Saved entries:

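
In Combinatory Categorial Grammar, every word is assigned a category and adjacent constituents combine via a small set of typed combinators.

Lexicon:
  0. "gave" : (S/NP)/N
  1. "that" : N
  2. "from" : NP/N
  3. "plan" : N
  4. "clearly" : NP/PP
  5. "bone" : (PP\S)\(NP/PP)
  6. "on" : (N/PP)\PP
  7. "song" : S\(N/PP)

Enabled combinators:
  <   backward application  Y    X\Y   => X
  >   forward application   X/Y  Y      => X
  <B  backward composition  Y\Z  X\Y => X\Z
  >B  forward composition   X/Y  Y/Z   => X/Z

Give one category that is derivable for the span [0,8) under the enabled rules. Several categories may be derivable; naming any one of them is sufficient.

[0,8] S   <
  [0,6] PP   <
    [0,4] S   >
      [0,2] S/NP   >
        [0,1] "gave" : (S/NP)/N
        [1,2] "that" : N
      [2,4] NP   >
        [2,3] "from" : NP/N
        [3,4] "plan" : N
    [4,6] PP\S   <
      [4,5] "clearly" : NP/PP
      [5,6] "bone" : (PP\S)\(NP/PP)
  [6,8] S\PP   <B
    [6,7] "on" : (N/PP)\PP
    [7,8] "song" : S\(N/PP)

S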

PROBLEM TO SOLVE: Output the data in full, please, exactly as written.

EXPECTED ANSWER:
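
In Combinatory Categorial Grammar, every word is assigned a category and adjacent constituents combine via a small set of typed combinators.

Lexicon:
  0. "gave" : (S/NP)/N
  1. "that" : N
  2. "from" : NP/N
  3. "plan" : N
  4. "clearly" : NP/PP
  5. "bone" : (PP\S)\(NP/PP)
  6. "on" : (N/PP)\PP
  7. "song" : S\(N/PP)

Enabled combinators:
  <   backward application  Y    X\Y   => X
  >   forward application   X/Y  Y      => X
  <B  backward composition  Y\Z  X\Y => X\Z
  >B  forward composition   X/Y  Y/Z   => X/Z

Give one category that is derivable for the span [0,8) under the enabled rules. Several categories may be derivable; naming any one of them is sufficient.

[0,8] S   <
  [0,6] PP   <
    [0,4] S   >
      [0,2] S/NP   >
        [0,1] "gave" : (S/NP)/N
        [1,2] "that" : N
      [2,4] NP   >
        [2,3] "from" : NP/N
        [3,4] "plan" : N
    [4,6] PP\S   <
      [4,5] "clearly" : NP/PP
      [5,6] "bone" : (PP\S)\(NP/PP)
  [6,8] S\PP   <B
    [6,7] "on" : (N/PP)\PP
    [7,8] "song" : S\(N/PP)

S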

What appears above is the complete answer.